WORK TO COMPLETE = Lines with the string "encoding" are to be identified in the listing and copied.

RECORD EXCERPTS =

----

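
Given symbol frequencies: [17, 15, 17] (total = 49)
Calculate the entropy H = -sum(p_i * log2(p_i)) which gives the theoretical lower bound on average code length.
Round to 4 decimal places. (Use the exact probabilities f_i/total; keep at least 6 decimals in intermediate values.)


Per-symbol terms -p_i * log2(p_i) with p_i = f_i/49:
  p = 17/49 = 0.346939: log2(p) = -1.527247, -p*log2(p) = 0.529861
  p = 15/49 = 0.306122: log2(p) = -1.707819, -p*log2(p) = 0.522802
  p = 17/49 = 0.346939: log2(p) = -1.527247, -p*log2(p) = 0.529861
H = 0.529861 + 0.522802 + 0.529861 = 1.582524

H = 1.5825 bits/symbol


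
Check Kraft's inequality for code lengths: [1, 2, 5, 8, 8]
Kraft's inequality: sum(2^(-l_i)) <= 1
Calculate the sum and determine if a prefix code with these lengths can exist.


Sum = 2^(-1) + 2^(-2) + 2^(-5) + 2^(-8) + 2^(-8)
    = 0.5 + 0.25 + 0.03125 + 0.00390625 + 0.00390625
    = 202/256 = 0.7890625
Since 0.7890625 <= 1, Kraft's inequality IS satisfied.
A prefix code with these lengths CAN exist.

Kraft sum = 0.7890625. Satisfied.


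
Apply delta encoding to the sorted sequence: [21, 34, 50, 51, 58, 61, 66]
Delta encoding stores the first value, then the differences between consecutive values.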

----

TASK RESULT =
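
Apply delta encoding to the sorted sequence: [21, 34, 50, 51, 58, 61, 66]
Delta encoding stores the first value, then the differences between consecutive values.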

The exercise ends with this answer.